All of the data needs to be reproduced with no alterations.

(Stored data entries)

- Opening Delimiter -

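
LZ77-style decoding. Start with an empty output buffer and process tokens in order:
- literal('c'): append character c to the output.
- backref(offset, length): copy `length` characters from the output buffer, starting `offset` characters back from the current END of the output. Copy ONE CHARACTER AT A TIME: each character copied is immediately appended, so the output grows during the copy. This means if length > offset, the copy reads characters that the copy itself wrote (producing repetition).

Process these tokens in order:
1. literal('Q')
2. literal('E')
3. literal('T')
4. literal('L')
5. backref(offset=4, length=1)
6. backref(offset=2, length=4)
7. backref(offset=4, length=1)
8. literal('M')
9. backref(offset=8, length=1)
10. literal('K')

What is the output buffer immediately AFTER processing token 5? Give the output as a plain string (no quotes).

Answer: QETLQ

Derivation:
Token 1: literal('Q'). Output: "Q"
Token 2: literal('E'). Output: "QE"
Token 3: literal('T'). Output: "QET"
Token 4: literal('L'). Output: "QETL"
Token 5: backref(off=4, len=1). Copied 'Q' from pos 0. Output: "QETLQ"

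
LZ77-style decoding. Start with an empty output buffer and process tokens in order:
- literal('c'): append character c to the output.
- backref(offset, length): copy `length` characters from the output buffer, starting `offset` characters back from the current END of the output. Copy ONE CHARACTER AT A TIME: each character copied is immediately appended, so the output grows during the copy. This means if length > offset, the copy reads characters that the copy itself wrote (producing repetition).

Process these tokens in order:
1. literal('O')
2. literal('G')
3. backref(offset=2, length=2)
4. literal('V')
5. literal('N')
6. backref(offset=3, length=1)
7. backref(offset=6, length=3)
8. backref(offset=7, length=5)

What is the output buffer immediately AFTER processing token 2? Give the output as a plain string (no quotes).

Answer: OG

Derivation:
Token 1: literal('O'). Output: "O"
Token 2: literal('G'). Output: "OG"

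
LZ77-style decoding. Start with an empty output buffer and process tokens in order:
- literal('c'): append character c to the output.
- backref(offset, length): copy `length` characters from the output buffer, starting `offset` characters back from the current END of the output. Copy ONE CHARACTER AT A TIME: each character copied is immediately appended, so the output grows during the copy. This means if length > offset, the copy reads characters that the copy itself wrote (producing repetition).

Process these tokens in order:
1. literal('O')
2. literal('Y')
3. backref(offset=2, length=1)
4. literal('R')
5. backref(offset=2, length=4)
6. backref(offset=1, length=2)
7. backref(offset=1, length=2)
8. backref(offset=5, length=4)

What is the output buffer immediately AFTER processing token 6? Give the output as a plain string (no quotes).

Answer: OYORORORRR

Derivation:
Token 1: literal('O'). Output: "O"
Token 2: literal('Y'). Output: "OY"
Token 3: backref(off=2, len=1). Copied 'O' from pos 0. Output: "OYO"
Token 4: literal('R'). Output: "OYOR"
Token 5: backref(off=2, len=4) (overlapping!). Copied 'OROR' from pos 2. Output: "OYOROROR"
Token 6: backref(off=1, len=2) (overlapping!). Copied 'RR' from pos 7. Output: "OYORORORRR"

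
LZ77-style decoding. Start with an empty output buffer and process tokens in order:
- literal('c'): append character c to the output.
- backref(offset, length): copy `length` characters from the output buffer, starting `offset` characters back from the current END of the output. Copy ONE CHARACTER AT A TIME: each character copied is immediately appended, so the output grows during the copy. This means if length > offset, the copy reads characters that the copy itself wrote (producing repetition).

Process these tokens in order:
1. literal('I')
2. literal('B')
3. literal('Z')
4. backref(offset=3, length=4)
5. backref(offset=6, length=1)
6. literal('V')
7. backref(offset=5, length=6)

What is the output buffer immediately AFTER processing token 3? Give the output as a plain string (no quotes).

Token 1: literal('I'). Output: "I"
Token 2: literal('B'). Output: "IB"
Token 3: literal('Z'). Output: "IBZ"

Answer: IBZ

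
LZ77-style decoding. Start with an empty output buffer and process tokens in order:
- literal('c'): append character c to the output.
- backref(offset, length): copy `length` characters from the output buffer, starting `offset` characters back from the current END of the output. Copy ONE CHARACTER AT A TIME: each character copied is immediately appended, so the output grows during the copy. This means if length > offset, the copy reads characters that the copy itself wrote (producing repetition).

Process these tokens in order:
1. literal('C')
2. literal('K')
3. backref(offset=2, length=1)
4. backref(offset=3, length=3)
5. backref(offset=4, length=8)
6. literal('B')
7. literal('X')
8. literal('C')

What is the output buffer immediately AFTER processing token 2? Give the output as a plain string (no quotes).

Answer: CK

Derivation:
Token 1: literal('C'). Output: "C"
Token 2: literal('K'). Output: "CK"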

- Closing Delimiter -

YOUR SOLUTION:
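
LZ77-style decoding. Start with an empty output buffer and process tokens in order:
- literal('c'): append character c to the output.
- backref(offset, length): copy `length` characters from the output buffer, starting `offset` characters back from the current END of the output. Copy ONE CHARACTER AT A TIME: each character copied is immediately appended, so the output grows during the copy. This means if length > offset, the copy reads characters that the copy itself wrote (producing repetition).

Process these tokens in order:
1. literal('Q')
2. literal('E')
3. literal('T')
4. literal('L')
5. backref(offset=4, length=1)
6. backref(offset=2, length=4)
7. backref(offset=4, length=1)
8. literal('M')
9. backref(offset=8, length=1)
10. literal('K')

What is the output buffer immediately AFTER processing token 5? Give the output as a plain string (no quotes).

Answer: QETLQ

Derivation:
Token 1: literal('Q'). Output: "Q"
Token 2: literal('E'). Output: "QE"
Token 3: literal('T'). Output: "QET"
Token 4: literal('L'). Output: "QETL"
Token 5: backref(off=4, len=1). Copied 'Q' from pos 0. Output: "QETLQ"

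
LZ77-style decoding. Start with an empty output buffer and process tokens in order:
- literal('c'): append character c to the output.
- backref(offset, length): copy `length` characters from the output buffer, starting `offset` characters back from the current END of the output. Copy ONE CHARACTER AT A TIME: each character copied is immediately appended, so the output grows during the copy. This means if length > offset, the copy reads characters that the copy itself wrote (producing repetition).

Process these tokens in order:
1. literal('O')
2. literal('G')
3. backref(offset=2, length=2)
4. literal('V')
5. literal('N')
6. backref(offset=3, length=1)
7. backref(offset=6, length=3)
8. backref(offset=7, length=5)

What is the output buffer immediately AFTER processing token 2? Give the output as a plain string (no quotes).

Answer: OG

Derivation:
Token 1: literal('O'). Output: "O"
Token 2: literal('G'). Output: "OG"

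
LZ77-style decoding. Start with an empty output buffer and process tokens in order:
- literal('c'): append character c to the output.
- backref(offset, length): copy `length` characters from the output buffer, starting `offset` characters back from the current END of the output. Copy ONE CHARACTER AT A TIME: each character copied is immediately appended, so the output grows during the copy. This means if length > offset, the copy reads characters that the copy itself wrote (producing repetition).

Process these tokens in order:
1. literal('O')
2. literal('Y')
3. backref(offset=2, length=1)
4. literal('R')
5. backref(offset=2, length=4)
6. backref(offset=1, length=2)
7. backref(offset=1, length=2)
8. backref(offset=5, length=4)

What is the output buffer immediately AFTER processing token 6? Give the output as a plain string (no quotes).

Answer: OYORORORRR

Derivation:
Token 1: literal('O'). Output: "O"
Token 2: literal('Y'). Output: "OY"
Token 3: backref(off=2, len=1). Copied 'O' from pos 0. Output: "OYO"
Token 4: literal('R'). Output: "OYOR"
Token 5: backref(off=2, len=4) (overlapping!). Copied 'OROR' from pos 2. Output: "OYOROROR"
Token 6: backref(off=1, len=2) (overlapping!). Copied 'RR' from pos 7. Output: "OYORORORRR"

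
LZ77-style decoding. Start with an empty output buffer and process tokens in order:
- literal('c'): append character c to the output.
- backref(offset, length): copy `length` characters from the output buffer, starting `offset` characters back from the current END of the output. Copy ONE CHARACTER AT A TIME: each character copied is immediately appended, so the output grows during the copy. This means if length > offset, the copy reads characters that the copy itself wrote (producing repetition).

Process these tokens in order:
1. literal('I')
2. literal('B')
3. literal('Z')
4. backref(offset=3, length=4)
5. backref(offset=6, length=1)
6. literal('V')
7. backref(offset=5, length=6)

What is the output buffer immediately AFTER processing token 3? Give the output as a plain string (no quotes).

Token 1: literal('I'). Output: "I"
Token 2: literal('B'). Output: "IB"
Token 3: literal('Z'). Output: "IBZ"

Answer: IBZ

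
LZ77-style decoding. Start with an empty output buffer and process tokens in order:
- literal('c'): append character c to the output.
- backref(offset, length): copy `length` characters from the output buffer, starting `offset` characters back from the current END of the output. Copy ONE CHARACTER AT A TIME: each character copied is immediately appended, so the output grows during the copy. This means if length > offset, the copy reads characters that the copy itself wrote (producing repetition).

Process these tokens in order:
1. literal('C')
2. literal('K')
3. backref(offset=2, length=1)
4. backref(offset=3, length=3)
5. backref(offset=4, length=8)
6. literal('B')
7. literal('X')
8. literal('C')

What is the output buffer immediately AFTER processing token 2? Give the output as a plain string (no quotes).

Answer: CK

Derivation:
Token 1: literal('C'). Output: "C"
Token 2: literal('K'). Output: "CK"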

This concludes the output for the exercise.